## THE INPUT
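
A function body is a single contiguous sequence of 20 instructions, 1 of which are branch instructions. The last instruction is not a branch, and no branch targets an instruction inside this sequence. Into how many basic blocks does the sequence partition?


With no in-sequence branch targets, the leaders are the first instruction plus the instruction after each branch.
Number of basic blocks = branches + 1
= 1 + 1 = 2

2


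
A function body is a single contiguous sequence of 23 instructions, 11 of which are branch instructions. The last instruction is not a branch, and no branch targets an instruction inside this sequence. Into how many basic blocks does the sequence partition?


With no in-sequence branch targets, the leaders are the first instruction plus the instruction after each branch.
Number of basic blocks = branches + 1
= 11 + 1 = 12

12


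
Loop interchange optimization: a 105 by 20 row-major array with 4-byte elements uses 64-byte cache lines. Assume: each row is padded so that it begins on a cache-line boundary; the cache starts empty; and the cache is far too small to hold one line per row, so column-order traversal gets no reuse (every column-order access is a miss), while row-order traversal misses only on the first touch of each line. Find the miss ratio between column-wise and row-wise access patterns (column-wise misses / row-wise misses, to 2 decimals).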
==
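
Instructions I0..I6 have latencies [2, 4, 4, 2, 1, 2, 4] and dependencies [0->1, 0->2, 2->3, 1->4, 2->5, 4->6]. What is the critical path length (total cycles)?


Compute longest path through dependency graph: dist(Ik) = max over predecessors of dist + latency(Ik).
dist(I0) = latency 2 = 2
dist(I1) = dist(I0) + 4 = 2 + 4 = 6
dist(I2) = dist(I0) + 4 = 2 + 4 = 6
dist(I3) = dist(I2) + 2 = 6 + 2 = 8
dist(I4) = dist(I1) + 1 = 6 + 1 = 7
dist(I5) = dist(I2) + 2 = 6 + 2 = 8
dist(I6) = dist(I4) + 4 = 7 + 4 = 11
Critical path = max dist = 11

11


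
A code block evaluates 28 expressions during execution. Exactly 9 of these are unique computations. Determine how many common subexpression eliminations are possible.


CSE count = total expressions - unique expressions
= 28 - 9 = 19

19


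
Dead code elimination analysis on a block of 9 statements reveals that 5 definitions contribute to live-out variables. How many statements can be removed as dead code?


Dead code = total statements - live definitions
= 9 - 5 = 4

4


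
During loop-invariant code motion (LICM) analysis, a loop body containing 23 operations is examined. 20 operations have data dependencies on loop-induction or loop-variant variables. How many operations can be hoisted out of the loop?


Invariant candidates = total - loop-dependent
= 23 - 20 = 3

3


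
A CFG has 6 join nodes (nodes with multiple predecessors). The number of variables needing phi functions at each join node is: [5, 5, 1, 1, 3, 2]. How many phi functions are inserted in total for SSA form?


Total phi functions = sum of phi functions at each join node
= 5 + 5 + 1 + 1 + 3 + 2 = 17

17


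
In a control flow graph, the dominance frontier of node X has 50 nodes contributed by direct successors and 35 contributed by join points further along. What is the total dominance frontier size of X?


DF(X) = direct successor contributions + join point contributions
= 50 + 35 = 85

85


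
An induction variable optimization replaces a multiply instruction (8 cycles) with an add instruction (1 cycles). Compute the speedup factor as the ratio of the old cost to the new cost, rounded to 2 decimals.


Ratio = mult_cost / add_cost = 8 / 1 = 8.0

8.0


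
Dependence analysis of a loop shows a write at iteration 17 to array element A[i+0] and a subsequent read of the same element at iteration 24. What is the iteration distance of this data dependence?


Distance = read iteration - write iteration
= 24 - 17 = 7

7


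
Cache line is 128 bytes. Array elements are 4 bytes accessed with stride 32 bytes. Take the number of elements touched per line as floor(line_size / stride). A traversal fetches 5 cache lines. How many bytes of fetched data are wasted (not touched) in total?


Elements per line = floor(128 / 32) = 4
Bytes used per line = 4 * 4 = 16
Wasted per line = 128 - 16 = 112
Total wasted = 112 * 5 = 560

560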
...
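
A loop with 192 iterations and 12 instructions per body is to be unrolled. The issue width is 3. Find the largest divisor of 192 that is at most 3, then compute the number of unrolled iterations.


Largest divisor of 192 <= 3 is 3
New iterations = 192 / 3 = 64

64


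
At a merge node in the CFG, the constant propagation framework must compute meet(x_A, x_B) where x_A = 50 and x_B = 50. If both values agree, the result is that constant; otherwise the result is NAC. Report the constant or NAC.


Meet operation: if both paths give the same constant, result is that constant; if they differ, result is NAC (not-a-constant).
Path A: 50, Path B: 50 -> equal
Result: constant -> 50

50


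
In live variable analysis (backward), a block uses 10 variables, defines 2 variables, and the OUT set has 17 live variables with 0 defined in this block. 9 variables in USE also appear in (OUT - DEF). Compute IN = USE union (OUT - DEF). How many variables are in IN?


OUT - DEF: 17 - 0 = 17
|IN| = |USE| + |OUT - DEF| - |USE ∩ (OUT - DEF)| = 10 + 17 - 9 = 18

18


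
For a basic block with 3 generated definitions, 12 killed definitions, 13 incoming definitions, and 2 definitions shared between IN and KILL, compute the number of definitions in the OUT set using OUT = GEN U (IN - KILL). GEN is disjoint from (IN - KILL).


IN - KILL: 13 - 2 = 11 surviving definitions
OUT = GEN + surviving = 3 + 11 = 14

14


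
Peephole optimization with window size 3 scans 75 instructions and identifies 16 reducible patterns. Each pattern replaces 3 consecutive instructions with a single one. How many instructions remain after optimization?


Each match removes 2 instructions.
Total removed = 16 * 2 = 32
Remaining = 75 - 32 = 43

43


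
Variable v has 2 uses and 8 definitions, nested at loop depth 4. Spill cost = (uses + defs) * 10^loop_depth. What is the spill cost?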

## DESCRIPTION OF THE TASK
Output exactly one stretch of the listing: from the line containing "In live variable" through the line containing "Variable v has", both end lines included.

## ANSWER FOR THIS EXERCISE
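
In live variable analysis (backward), a block uses 10 variables, defines 2 variables, and the OUT set has 17 live variables with 0 defined in this block. 9 variables in USE also appear in (OUT - DEF). Compute IN = USE union (OUT - DEF). How many variables are in IN?


OUT - DEF: 17 - 0 = 17
|IN| = |USE| + |OUT - DEF| - |USE ∩ (OUT - DEF)| = 10 + 17 - 9 = 18

18


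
For a basic block with 3 generated definitions, 12 killed definitions, 13 incoming definitions, and 2 definitions shared between IN and KILL, compute the number of definitions in the OUT set using OUT = GEN U (IN - KILL). GEN is disjoint from (IN - KILL).


IN - KILL: 13 - 2 = 11 surviving definitions
OUT = GEN + surviving = 3 + 11 = 14

14


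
Peephole optimization with window size 3 scans 75 instructions and identifies 16 reducible patterns. Each pattern replaces 3 consecutive instructions with a single one. How many instructions remain after optimization?


Each match removes 2 instructions.
Total removed = 16 * 2 = 32
Remaining = 75 - 32 = 43

43


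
Variable v has 2 uses and 8 definitions, nested at loop depth 4. Spill cost = (uses + defs) * 10^loop_depth. What is the spill cost?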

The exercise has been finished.